▶ _Directions_
Answer with one number only: the count of lines below that hold the word "hardwired".

Saved entries
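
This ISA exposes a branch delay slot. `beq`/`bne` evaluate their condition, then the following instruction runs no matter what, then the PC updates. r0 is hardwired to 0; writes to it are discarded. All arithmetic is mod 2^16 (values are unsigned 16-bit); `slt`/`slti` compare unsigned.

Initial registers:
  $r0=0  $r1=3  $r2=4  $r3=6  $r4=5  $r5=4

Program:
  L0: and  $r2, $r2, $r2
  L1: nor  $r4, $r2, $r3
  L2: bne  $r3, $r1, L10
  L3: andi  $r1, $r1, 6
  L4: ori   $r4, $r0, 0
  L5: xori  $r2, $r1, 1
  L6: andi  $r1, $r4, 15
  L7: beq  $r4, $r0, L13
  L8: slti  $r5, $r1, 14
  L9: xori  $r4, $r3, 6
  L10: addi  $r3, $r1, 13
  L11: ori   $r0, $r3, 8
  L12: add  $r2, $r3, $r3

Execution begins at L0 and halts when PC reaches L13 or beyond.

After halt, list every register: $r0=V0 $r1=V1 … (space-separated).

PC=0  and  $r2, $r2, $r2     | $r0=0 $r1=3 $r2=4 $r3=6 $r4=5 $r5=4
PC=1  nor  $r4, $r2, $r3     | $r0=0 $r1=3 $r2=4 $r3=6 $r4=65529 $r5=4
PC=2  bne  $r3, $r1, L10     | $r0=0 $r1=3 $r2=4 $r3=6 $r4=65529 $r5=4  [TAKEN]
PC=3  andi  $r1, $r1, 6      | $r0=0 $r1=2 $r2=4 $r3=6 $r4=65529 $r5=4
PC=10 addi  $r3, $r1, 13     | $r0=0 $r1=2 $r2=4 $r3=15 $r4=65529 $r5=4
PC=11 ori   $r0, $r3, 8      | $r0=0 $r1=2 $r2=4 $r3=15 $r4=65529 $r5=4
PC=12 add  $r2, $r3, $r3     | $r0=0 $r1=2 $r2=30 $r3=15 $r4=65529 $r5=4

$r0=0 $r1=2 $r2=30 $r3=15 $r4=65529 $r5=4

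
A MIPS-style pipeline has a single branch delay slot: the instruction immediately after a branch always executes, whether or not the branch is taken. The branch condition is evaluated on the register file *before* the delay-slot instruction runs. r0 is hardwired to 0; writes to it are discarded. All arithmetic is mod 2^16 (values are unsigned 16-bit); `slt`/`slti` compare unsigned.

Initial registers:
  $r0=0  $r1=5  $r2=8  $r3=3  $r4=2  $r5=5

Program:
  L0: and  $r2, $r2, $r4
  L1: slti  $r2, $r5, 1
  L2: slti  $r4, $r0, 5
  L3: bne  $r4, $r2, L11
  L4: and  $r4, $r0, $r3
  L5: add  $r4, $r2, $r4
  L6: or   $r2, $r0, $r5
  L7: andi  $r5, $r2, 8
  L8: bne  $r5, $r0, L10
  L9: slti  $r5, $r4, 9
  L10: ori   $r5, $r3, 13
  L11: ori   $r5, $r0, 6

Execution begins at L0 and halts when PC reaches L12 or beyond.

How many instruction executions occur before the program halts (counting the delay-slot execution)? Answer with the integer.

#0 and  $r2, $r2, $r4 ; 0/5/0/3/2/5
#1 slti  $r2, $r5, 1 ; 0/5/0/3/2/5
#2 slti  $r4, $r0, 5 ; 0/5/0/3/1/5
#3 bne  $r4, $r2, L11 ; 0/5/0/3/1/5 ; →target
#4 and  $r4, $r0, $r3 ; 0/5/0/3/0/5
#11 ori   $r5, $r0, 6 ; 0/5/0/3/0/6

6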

--

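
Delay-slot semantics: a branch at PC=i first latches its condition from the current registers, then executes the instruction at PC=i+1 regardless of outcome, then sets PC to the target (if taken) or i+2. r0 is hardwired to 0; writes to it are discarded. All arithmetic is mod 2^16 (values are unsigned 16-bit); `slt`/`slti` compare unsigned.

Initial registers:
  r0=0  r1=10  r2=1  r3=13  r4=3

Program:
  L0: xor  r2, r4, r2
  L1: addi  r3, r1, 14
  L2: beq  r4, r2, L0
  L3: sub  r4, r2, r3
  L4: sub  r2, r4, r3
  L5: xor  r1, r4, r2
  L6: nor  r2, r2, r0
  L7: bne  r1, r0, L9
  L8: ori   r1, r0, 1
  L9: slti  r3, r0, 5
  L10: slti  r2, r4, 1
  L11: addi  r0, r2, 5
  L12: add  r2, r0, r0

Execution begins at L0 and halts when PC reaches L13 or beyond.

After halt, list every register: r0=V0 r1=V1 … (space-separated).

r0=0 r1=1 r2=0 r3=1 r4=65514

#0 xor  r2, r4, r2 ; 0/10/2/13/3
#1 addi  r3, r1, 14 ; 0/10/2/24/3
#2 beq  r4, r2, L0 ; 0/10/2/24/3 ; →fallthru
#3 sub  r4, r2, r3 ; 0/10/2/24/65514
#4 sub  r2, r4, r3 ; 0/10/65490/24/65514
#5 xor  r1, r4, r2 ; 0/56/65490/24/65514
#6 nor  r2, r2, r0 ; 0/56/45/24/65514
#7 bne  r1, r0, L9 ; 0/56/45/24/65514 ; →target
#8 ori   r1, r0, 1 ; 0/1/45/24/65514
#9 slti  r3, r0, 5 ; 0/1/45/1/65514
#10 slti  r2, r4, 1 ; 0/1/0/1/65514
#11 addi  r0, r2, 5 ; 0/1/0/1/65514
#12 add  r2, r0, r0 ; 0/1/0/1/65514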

--

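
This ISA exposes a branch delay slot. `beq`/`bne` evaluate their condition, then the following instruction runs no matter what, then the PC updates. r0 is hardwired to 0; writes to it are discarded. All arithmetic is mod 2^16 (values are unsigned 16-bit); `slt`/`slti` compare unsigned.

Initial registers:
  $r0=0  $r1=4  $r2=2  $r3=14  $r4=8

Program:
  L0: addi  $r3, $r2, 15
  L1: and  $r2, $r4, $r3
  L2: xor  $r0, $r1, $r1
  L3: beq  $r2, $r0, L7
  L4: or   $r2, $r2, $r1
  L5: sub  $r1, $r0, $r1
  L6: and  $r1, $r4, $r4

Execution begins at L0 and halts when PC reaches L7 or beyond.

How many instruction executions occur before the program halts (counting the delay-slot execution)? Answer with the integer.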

▶ _Answer area_
4